## PROBLEM REQUIREMENTS
Copy each line of the data that has "OpenSCAD" in it.

## Stored data entries
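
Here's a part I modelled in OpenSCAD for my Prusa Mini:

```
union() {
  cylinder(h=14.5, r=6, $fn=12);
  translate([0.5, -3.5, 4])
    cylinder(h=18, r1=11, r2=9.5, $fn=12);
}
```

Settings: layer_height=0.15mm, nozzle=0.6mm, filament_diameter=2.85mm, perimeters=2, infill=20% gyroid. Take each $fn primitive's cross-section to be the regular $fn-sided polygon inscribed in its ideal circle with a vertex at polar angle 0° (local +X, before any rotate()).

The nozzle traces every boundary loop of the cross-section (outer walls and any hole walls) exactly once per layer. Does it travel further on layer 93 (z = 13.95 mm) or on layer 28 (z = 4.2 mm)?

Layer 93 (z = 13.95): the cylinder: section is a regular 12-gon, circumradius r=6 (perimeter = 2·12·6.000·sin(180°/12) = 37.27 mm); the cone at (0.5, -3.5): at t=0.553 of its height the radius interpolates to r₁+(r₂−r₁)t = 10.171, giving a regular 12-gon of that circumradius (perimeter = 2·12·10.171·sin(180°/12) = 63.18 mm); Merging all regions: the r=6 cylinder lies entirely inside the cone at (0.5, -3.5), so the union is just the cone at (0.5, -3.5) — boundary = 63.18 mm. So its perimeter = 63.18 mm. Layer 28 (z = 4.2): the r=6 cylinder contributes a regular 12-gon of circumradius 6 (perimeter = 2·12·6.000·sin(180°/12) = 37.27 mm); the cone at (0.5, -3.5) (r1=11→r2=9.5) has section circumradius 10.983 here — a regular 12-gon (perimeter = 2·12·10.983·sin(180°/12) = 68.22 mm); Combining (union): the r=6 cylinder lies entirely inside the cone at (0.5, -3.5), so the union is just the cone at (0.5, -3.5) — boundary = 68.22 mm. So its perimeter = 68.22 mm. Layer 28 is larger (68.22 vs 63.18 mm).

layer 28 (z = 4.2 mm)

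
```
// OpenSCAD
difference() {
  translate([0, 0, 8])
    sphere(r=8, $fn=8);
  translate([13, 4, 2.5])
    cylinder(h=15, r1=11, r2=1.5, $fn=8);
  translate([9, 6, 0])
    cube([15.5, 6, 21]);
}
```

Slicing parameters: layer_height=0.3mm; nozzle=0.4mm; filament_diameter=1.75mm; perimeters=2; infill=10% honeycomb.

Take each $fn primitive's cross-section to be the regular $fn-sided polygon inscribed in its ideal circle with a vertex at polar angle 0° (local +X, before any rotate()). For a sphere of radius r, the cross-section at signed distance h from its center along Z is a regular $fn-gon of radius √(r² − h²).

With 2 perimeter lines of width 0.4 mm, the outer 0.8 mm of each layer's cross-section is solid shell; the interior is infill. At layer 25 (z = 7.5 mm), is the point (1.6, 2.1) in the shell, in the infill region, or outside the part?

At z = 7.5 mm: the r=8 sphere contributes a regular 8-gon of circumradius √(8²−0.5²) = 7.984; the cone at (13, 4): at t=0.333 of its height the radius interpolates to r₁+(r₂−r₁)t = 7.833, giving a regular 8-gon of that circumradius; the cube at (9, 6) is present — its section is the full 15.5×6 rectangle; Taking the first minus the rest: starting from the r=8 sphere, the cone at (13, 4) partially overlaps it — only the 6.27 mm² overlap (of its 173.56 mm²) is removed, clipping the outline; the 15.5×6 cube at (9, 6) misses the remaining region (no effect) — 1 connected region. Overall, the cross-section is a single solid region. The nearest boundary edge runs (5.17, 4.00)→(7.40, -1.40); distance from the point to it = 4.02 mm. The point is inside the cross-section and 4.02 mm from the nearest boundary — more than the 0.8 mm shell width (2 × 0.4), so it's in the infill interior.

infill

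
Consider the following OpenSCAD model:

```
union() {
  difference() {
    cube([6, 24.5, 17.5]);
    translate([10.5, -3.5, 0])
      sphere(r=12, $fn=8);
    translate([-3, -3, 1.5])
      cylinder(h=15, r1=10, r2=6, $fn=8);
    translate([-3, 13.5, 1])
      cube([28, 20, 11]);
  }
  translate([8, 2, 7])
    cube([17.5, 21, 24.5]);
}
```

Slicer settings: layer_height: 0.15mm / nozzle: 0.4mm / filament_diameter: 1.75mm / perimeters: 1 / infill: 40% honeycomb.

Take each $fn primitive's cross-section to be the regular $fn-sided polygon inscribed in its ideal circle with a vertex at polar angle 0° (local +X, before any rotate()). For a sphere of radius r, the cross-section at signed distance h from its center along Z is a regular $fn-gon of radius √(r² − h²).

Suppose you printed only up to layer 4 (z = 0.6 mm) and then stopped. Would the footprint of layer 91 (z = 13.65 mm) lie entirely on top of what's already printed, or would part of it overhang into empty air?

Compare the two slices. At z = 0.6: the 6×24.5 cube contributes its full rectangle (area 147.00 mm²); the r=12 sphere at (10.5, -3.5) contributes a regular 8-gon of circumradius √(12²−0.6²) = 11.985 (area = (8/2)·11.985²·sin(360°/8) = 406.28 mm²); the cone at (-3, -3) is absent (z outside [1.5, 16.5]); the cube at (-3, 13.5) is absent (z outside [1, 12]); Taking the first minus the rest: starting from the 6×24.5 cube (147.00 mm²), the r=12 sphere at (10.5, -3.5) partially overlaps it — only the 28.17 mm² overlap (of its 406.28 mm²) is removed, clipping the outline — area = 118.83 mm²; the cube at (8, 2) does not reach this height (z outside [7, 31.5]); Combining (union): only the result so far is present, so the union is just that shape — area = 118.83 mm². At z = 13.65: the 6×24.5 cube contributes its full rectangle (area 147.00 mm²); the sphere at (10.5, -3.5) does not reach this height (|z−center|=13.650 > r=12); the cone at (-3, -3) (r1=10→r2=6) has section circumradius 6.760 here — a regular 8-gon (area = (8/2)·6.760²·sin(360°/8) = 129.25 mm²); the cube at (-3, 13.5) does not reach this height (z outside [1, 12]); Taking the first minus the rest: starting from the 6×24.5 cube (147.00 mm²), the cone at (-3, -3) partially overlaps it — only the 4.48 mm² overlap (of its 129.25 mm²) is removed, clipping the outline — area = 142.52 mm²; the 17.5×21 cube at (8, 2) contributes its full rectangle (area 367.50 mm²); Combining (union): the 2 present regions are separate (no shared area or edge), so areas and boundary lengths simply add and each stays a separate island — area = 510.02 mm². Checking containment: at z = 13.65 the cross-section extends beyond the z = 0.6 cross-section by about 392.23 mm².

part overhangs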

## WRITTEN SOLUTION
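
Here's a part I modelled in OpenSCAD for my Prusa Mini:
// OpenSCAD
Consider the following OpenSCAD model: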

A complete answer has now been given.